Dataset below:
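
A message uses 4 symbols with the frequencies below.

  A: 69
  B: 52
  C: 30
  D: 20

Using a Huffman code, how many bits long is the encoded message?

323

Greedily combine the two least-frequent nodes:
D(20) + C(30) → 50
50 + B(52) → 102
A(69) + 102 → 171
Each symbol's bit-cost is frequency × depth; summing gives 323 bits (equivalently 50 + 102 + 171).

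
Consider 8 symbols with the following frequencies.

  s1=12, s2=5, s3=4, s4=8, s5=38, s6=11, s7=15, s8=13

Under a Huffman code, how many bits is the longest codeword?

4

Merge the two lowest-weight nodes at each step:
combine s3(4), s2(5) → 9
combine s4(8), 9 → 17
combine s6(11), s1(12) → 23
combine s8(13), s7(15) → 28
combine 17, 23 → 40
combine 28, s5(38) → 66
combine 40, 66 → 106
Maximum depth reached is 4.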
End of Dataset.
→ **Task to complete**:
Give back the data above word for word.

→ **Solved problem**:
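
A message uses 4 symbols with the frequencies below.

  A: 69
  B: 52
  C: 30
  D: 20

Using a Huffman code, how many bits long is the encoded message?

323

Greedily combine the two least-frequent nodes:
D(20) + C(30) → 50
50 + B(52) → 102
A(69) + 102 → 171
Each symbol's bit-cost is frequency × depth; summing gives 323 bits (equivalently 50 + 102 + 171).

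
Consider 8 symbols with the following frequencies.

  s1=12, s2=5, s3=4, s4=8, s5=38, s6=11, s7=15, s8=13

Under a Huffman code, how many bits is the longest codeword?

4

Merge the two lowest-weight nodes at each step:
combine s3(4), s2(5) → 9
combine s4(8), 9 → 17
combine s6(11), s1(12) → 23
combine s8(13), s7(15) → 28
combine 17, 23 → 40
combine 28, s5(38) → 66
combine 40, 66 → 106
Maximum depth reached is 4.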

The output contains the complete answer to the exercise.